[Recorded data]
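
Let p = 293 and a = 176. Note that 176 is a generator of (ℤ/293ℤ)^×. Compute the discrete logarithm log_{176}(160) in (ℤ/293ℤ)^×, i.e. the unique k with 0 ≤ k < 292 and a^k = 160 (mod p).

Baby-step giant-step with m = ceil(sqrt(292)) = 18.
Baby table (176^j mod 293 for j=0..17):
  0:1  1:176  2:211  3:218  4:278  5:290  6:58  7:246
  8:225  9:45  10:9  11:119  12:141  13:204  14:158  15:266
  16:229  17:163
Giant step factor: 176^(-18) ≡ 169 (mod 293).
Scan 160·169^i mod 293 for i = 0, 1, …:
  i=0: 160   i=1: 84   i=2: 132   i=3: 40
  i=4: 21   i=5: 33   i=6: 10   i=7: 225
Match at i=7, j=8: k = 7·18 + 8 = 134.

134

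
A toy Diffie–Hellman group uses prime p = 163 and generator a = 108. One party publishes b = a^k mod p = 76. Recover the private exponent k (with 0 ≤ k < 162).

53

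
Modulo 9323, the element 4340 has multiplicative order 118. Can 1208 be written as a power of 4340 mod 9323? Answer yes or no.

1208 ∈ ⟨4340⟩ iff 1208^118 ≡ 1 (mod 9323), since |⟨4340⟩| = 118.
1208^118 mod 9323 = 7389.
Since 7389 ≠ 1, 1208 does not lie in the subgroup.

no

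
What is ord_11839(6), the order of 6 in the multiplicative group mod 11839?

11838

The order of 6 must divide p − 1 = 11838 = 2 · 3 · 1973.
Divisors: 1, 2, 3, 6, 1973, 3946, 5919, 11838.
Check each in increasing order: 6^1 ≡ 6;  6^2 ≡ 36;  6^3 ≡ 216;  6^6 ≡ 11139;  6^1973 ≡ 11160;  6^3946 ≡ 11159;  6^5919 ≡ 11838;  6^11838 ≡ 1.
Smallest exponent giving 1 is 11838.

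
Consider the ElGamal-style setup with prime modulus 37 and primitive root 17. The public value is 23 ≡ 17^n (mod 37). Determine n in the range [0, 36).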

| Your goal |
From the first line to the last, output the records word for word.

| Your response |
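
Let p = 293 and a = 176. Note that 176 is a generator of (ℤ/293ℤ)^×. Compute the discrete logarithm log_{176}(160) in (ℤ/293ℤ)^×, i.e. the unique k with 0 ≤ k < 292 and a^k = 160 (mod p).

Baby-step giant-step with m = ceil(sqrt(292)) = 18.
Baby table (176^j mod 293 for j=0..17):
  0:1  1:176  2:211  3:218  4:278  5:290  6:58  7:246
  8:225  9:45  10:9  11:119  12:141  13:204  14:158  15:266
  16:229  17:163
Giant step factor: 176^(-18) ≡ 169 (mod 293).
Scan 160·169^i mod 293 for i = 0, 1, …:
  i=0: 160   i=1: 84   i=2: 132   i=3: 40
  i=4: 21   i=5: 33   i=6: 10   i=7: 225
Match at i=7, j=8: k = 7·18 + 8 = 134.

134

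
A toy Diffie–Hellman group uses prime p = 163 and generator a = 108. One party publishes b = a^k mod p = 76. Recover the private exponent k (with 0 ≤ k < 162).

53

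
Modulo 9323, the element 4340 has multiplicative order 118. Can 1208 be written as a power of 4340 mod 9323? Answer yes or no.

1208 ∈ ⟨4340⟩ iff 1208^118 ≡ 1 (mod 9323), since |⟨4340⟩| = 118.
1208^118 mod 9323 = 7389.
Since 7389 ≠ 1, 1208 does not lie in the subgroup.

no

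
What is ord_11839(6), the order of 6 in the multiplicative group mod 11839?

11838

The order of 6 must divide p − 1 = 11838 = 2 · 3 · 1973.
Divisors: 1, 2, 3, 6, 1973, 3946, 5919, 11838.
Check each in increasing order: 6^1 ≡ 6;  6^2 ≡ 36;  6^3 ≡ 216;  6^6 ≡ 11139;  6^1973 ≡ 11160;  6^3946 ≡ 11159;  6^5919 ≡ 11838;  6^11838 ≡ 1.
Smallest exponent giving 1 is 11838.

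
Consider the ElGamal-style setup with prime modulus 37 and primitive root 17. The public value is 23 ≡ 17^n (mod 37). Determine n in the range [0, 36).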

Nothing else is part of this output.